◆ Task instructions: Please output the data exactly, without omitting anything.

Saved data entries
···
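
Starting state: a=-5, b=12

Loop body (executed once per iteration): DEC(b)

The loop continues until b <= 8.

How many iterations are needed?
4

Tracing iterations:
Initial: a=-5, b=12
After iteration 1: a=-5, b=11
After iteration 2: a=-5, b=10
After iteration 3: a=-5, b=9
After iteration 4: a=-5, b=8
b <= 8 now holds, so the loop exits after 4 iterations.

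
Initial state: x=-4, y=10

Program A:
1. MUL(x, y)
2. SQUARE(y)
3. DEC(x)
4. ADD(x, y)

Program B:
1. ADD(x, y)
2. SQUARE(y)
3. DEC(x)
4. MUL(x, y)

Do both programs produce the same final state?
No

Program A final state: x=59, y=100
Program B final state: x=500, y=100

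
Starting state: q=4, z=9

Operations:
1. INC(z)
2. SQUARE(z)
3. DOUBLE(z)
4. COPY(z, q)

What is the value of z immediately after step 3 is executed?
z = 200

Tracing z through execution:
Initial: z = 9
After step 1 (INC(z)): z = 10
After step 2 (SQUARE(z)): z = 100
After step 3 (DOUBLE(z)): z = 200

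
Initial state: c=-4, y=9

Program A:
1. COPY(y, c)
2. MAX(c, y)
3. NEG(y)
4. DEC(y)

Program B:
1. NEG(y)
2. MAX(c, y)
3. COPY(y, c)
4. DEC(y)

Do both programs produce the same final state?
No

Program A final state: c=-4, y=3
Program B final state: c=-4, y=-5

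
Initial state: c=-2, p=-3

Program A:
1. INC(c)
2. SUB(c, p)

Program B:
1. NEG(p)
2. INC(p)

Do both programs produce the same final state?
No

Program A final state: c=2, p=-3
Program B final state: c=-2, p=4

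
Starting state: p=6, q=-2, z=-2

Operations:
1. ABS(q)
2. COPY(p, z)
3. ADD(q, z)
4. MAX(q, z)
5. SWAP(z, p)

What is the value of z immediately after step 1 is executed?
z = -2

Tracing z through execution:
Initial: z = -2
After step 1 (ABS(q)): z = -2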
···
◆ Completed task:
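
Starting state: a=-5, b=12

Loop body (executed once per iteration): DEC(b)

The loop continues until b <= 8.

How many iterations are needed?
4

Tracing iterations:
Initial: a=-5, b=12
After iteration 1: a=-5, b=11
After iteration 2: a=-5, b=10
After iteration 3: a=-5, b=9
After iteration 4: a=-5, b=8
b <= 8 now holds, so the loop exits after 4 iterations.

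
Initial state: x=-4, y=10

Program A:
1. MUL(x, y)
2. SQUARE(y)
3. DEC(x)
4. ADD(x, y)

Program B:
1. ADD(x, y)
2. SQUARE(y)
3. DEC(x)
4. MUL(x, y)

Do both programs produce the same final state?
No

Program A final state: x=59, y=100
Program B final state: x=500, y=100

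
Starting state: q=4, z=9

Operations:
1. INC(z)
2. SQUARE(z)
3. DOUBLE(z)
4. COPY(z, q)

What is the value of z immediately after step 3 is executed?
z = 200

Tracing z through execution:
Initial: z = 9
After step 1 (INC(z)): z = 10
After step 2 (SQUARE(z)): z = 100
After step 3 (DOUBLE(z)): z = 200

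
Initial state: c=-4, y=9

Program A:
1. COPY(y, c)
2. MAX(c, y)
3. NEG(y)
4. DEC(y)

Program B:
1. NEG(y)
2. MAX(c, y)
3. COPY(y, c)
4. DEC(y)

Do both programs produce the same final state?
No

Program A final state: c=-4, y=3
Program B final state: c=-4, y=-5

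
Initial state: c=-2, p=-3

Program A:
1. INC(c)
2. SUB(c, p)

Program B:
1. NEG(p)
2. INC(p)

Do both programs produce the same final state?
No

Program A final state: c=2, p=-3
Program B final state: c=-2, p=4

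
Starting state: p=6, q=-2, z=-2

Operations:
1. ABS(q)
2. COPY(p, z)
3. ADD(q, z)
4. MAX(q, z)
5. SWAP(z, p)

What is the value of z immediately after step 1 is executed?
z = -2

Tracing z through execution:
Initial: z = -2
After step 1 (ABS(q)): z = -2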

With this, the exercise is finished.